**The problem**
Set out exactly every line of the entries below, starting at the line that holds "k) + t(w) + p → w" and stopping after the line that holds "of one +-application".
##### Extracted records
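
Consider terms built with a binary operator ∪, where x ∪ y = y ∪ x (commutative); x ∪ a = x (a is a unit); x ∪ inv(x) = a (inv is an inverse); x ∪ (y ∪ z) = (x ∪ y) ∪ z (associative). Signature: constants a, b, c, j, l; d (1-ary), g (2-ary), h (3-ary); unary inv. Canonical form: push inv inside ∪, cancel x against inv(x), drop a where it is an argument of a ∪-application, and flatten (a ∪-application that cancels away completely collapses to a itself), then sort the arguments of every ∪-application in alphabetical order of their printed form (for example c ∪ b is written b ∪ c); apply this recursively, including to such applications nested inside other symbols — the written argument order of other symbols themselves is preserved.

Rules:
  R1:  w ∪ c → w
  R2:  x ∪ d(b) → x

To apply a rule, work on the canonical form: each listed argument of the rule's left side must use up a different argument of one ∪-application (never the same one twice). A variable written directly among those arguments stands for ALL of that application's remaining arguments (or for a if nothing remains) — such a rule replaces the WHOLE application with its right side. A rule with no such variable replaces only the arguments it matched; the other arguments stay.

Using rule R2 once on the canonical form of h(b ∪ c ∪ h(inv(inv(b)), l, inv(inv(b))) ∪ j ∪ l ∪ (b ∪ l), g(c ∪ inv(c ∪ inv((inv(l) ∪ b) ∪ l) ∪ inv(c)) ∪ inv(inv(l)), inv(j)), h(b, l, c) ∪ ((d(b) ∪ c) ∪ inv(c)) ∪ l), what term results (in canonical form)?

Canonical form:  h(b ∪ b ∪ c ∪ h(b, l, b) ∪ j ∪ l ∪ l, g(b ∪ c ∪ l, inv(j)), d(b) ∪ h(b, l, c) ∪ l)
Apply R2:  consuming d(b);  x := h(b, l, c) ∪ l
The variable takes the whole remainder — replace the entire application.
New term:  h(b ∪ b ∪ c ∪ h(b, l, b) ∪ j ∪ l ∪ l, g(b ∪ c ∪ l, inv(j)), h(b, l, c) ∪ l)

Answer: h(b ∪ b ∪ c ∪ h(b, l, b) ∪ j ∪ l ∪ l, g(b ∪ c ∪ l, inv(j)), h(b, l, c) ∪ l)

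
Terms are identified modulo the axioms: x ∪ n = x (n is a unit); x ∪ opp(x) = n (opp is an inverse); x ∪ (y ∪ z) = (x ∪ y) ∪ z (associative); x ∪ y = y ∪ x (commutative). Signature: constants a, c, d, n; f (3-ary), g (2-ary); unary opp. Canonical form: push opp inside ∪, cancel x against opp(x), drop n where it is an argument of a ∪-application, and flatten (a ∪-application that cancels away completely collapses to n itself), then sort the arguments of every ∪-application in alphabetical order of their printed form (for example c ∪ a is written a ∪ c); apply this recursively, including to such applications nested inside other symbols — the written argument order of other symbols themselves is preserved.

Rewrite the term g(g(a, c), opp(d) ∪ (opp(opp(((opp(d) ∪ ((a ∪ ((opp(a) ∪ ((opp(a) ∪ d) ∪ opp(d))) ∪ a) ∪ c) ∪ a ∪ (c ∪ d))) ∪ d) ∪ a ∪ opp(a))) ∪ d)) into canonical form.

Answer: g(g(a, c), a ∪ c ∪ c ∪ d)

Derivation:
Work inside:  opp(d) ∪ (opp(opp(((opp(d) ∪ ((a ∪ ((opp(a) ∪ ((opp(a) ∪ d) ∪ opp(d))) ∪ a) ∪ c) ∪ a ∪ (c ∪ d))) ∪ d) ∪ a ∪ opp(a))) ∪ d)
Push opp inside:  distribute opp over ∪ and collapse double opp
Collect terms:  d ∪ a ∪ c ∪ c
Sort arguments:  a ∪ c ∪ c ∪ d
Reassemble:  g(g(a, c), a ∪ c ∪ c ∪ d)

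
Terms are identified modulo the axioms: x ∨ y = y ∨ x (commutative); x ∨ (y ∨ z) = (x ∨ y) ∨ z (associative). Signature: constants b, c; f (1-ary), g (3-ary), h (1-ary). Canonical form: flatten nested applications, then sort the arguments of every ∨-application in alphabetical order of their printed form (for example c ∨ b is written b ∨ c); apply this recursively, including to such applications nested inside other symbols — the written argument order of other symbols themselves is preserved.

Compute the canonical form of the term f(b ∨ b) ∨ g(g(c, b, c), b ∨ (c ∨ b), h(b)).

Simplify inside:  g(g(c, b, c), b ∨ (c ∨ b), h(b))  →  g(g(c, b, c), b ∨ b ∨ c, h(b))
Sort:  f(b ∨ b) ∨ g(g(c, b, c), b ∨ b ∨ c, h(b))

Answer: f(b ∨ b) ∨ g(g(c, b, c), b ∨ b ∨ c, h(b))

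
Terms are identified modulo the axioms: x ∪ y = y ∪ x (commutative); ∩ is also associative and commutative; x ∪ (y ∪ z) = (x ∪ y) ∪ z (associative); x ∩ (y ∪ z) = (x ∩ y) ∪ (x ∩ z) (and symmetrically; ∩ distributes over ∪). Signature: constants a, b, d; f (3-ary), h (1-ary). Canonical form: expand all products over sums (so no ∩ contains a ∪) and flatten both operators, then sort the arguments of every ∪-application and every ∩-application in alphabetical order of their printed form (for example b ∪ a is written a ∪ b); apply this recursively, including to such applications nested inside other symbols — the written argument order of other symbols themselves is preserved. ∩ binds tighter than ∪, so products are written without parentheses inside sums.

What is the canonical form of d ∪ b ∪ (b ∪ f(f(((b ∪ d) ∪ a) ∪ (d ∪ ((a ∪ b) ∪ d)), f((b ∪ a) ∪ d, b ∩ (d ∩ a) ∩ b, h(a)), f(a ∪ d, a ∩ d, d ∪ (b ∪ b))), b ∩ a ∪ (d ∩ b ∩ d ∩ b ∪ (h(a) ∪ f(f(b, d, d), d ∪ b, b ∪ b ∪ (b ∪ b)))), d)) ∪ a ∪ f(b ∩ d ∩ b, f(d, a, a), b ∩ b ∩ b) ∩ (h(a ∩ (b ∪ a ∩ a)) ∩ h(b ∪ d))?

Answer: a ∪ b ∪ b ∪ d ∪ f(b ∩ b ∩ d, f(d, a, a), b ∩ b ∩ b) ∩ h(a ∩ a ∩ a ∪ a ∩ b) ∩ h(b ∪ d) ∪ f(f(a ∪ a ∪ b ∪ b ∪ d ∪ d ∪ d, f(a ∪ b ∪ d, a ∩ b ∩ b ∩ d, h(a)), f(a ∪ d, a ∩ d, b ∪ b ∪ d)), a ∩ b ∪ b ∩ b ∩ d ∩ d ∪ f(f(b, d, d), b ∪ d, b ∪ b ∪ b ∪ b) ∪ h(a), d)

Derivation:
Distribute:  d ∪ b ∪ b ∪ f(f(a ∪ a ∪ b ∪ b ∪ d ∪ d ∪ d, f(a ∪ b ∪ d, a ∩ b ∩ b ∩ d, h(a)), f(a ∪ d, a ∩ d, b ∪ b ∪ d)), a ∩ b ∪ b ∩ b ∩ d ∩ d ∪ f(f(b, d, d), b ∪ d, b ∪ b ∪ b ∪ b) ∪ h(a), d) ∪ a ∪ f(b ∩ b ∩ d, f(d, a, a), b ∩ b ∩ b) ∩ h(a ∩ a ∩ a ∪ a ∩ b) ∩ h(b ∪ d)
Order the arguments:  a ∪ b ∪ b ∪ d ∪ f(b ∩ b ∩ d, f(d, a, a), b ∩ b ∩ b) ∩ h(a ∩ a ∩ a ∪ a ∩ b) ∩ h(b ∪ d) ∪ f(f(a ∪ a ∪ b ∪ b ∪ d ∪ d ∪ d, f(a ∪ b ∪ d, a ∩ b ∩ b ∩ d, h(a)), f(a ∪ d, a ∩ d, b ∪ b ∪ d)), a ∩ b ∪ b ∩ b ∩ d ∩ d ∪ f(f(b, d, d), b ∪ d, b ∪ b ∪ b ∪ b) ∪ h(a), d)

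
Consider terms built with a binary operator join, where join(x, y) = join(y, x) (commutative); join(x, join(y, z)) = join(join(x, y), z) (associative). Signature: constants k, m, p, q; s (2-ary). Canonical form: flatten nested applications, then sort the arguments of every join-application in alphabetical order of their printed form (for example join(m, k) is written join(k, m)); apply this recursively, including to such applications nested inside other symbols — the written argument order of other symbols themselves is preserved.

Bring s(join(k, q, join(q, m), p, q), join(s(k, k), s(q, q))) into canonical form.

Focus inside:  join(k, q, join(q, m), p, q)
Merge nested applications:  join(k, q, q, m, p, q)
Sort:  join(k, m, p, q, q, q)
Reassemble:  s(join(k, m, p, q, q, q), join(s(k, k), s(q, q)))

Answer: s(join(k, m, p, q, q, q), join(s(k, k), s(q, q)))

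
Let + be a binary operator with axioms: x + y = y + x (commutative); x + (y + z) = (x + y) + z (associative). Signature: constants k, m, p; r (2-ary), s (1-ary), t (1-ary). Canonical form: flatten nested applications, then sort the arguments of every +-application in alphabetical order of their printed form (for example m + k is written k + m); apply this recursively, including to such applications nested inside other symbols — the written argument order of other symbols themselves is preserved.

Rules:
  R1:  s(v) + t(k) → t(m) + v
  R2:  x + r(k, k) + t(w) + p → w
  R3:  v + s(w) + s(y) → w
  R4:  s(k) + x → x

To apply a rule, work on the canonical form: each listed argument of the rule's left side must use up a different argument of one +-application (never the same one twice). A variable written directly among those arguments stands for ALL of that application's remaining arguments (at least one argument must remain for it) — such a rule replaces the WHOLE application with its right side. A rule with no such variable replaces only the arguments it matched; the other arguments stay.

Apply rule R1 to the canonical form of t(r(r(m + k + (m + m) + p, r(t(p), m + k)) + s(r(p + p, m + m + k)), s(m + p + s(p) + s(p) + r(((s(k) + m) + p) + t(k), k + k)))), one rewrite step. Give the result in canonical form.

Canonical form:  t(r(r(k + m + m + m + p, r(t(p), k + m)) + s(r(p + p, k + m + m)), s(m + p + r(m + p + s(k) + t(k), k + k) + s(p) + s(p))))
Match R1:  consume s(k), t(k);  v := k
Giving:  t(r(r(k + m + m + m + p, r(t(p), k + m)) + s(r(p + p, k + m + m)), s(m + p + r(k + m + p + t(m), k + k) + s(p) + s(p))))

Answer: t(r(r(k + m + m + m + p, r(t(p), k + m)) + s(r(p + p, k + m + m)), s(m + p + r(k + m + p + t(m), k + k) + s(p) + s(p))))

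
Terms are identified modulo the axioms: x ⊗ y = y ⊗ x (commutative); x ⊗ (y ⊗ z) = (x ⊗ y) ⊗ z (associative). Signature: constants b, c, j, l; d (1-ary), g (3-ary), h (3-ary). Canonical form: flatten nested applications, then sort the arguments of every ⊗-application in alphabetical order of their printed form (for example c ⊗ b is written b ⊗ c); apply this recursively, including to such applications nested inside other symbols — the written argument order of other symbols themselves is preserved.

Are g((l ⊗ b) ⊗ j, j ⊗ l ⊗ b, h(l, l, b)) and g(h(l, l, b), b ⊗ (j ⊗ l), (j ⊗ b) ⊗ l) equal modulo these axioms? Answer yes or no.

Answer: no — g(b ⊗ j ⊗ l, b ⊗ j ⊗ l, h(l, l, b)) vs g(h(l, l, b), b ⊗ j ⊗ l, b ⊗ j ⊗ l)

Derivation:
Left:  g((l ⊗ b) ⊗ j, j ⊗ l ⊗ b, h(l, l, b))
  Focus inside:  (l ⊗ b) ⊗ j
  Un-nest:  l ⊗ b ⊗ j
  Sort arguments:  b ⊗ j ⊗ l
  Reassemble:  g(b ⊗ j ⊗ l, b ⊗ j ⊗ l, h(l, l, b))
Right:  g(h(l, l, b), b ⊗ (j ⊗ l), (j ⊗ b) ⊗ l)
  Work inside:  (j ⊗ b) ⊗ l
  Un-nest:  j ⊗ b ⊗ l
  Sort:  b ⊗ j ⊗ l
  Put back:  g(h(l, l, b), b ⊗ j ⊗ l, b ⊗ j ⊗ l)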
##########
**Exercise response**
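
  R2:  x + r(k, k) + t(w) + p → w
  R3:  v + s(w) + s(y) → w
  R4:  s(k) + x → x

To apply a rule, work on the canonical form: each listed argument of the rule's left side must use up a different argument of one +-application (never the same one twice). A variable written directly among those arguments stands for ALL of that application's remaining arguments (at least one argument must remain for it) — such a rule replaces the WHOLE application with its right side. A rule with no such variable replaces only the arguments it matched; the other arguments stay.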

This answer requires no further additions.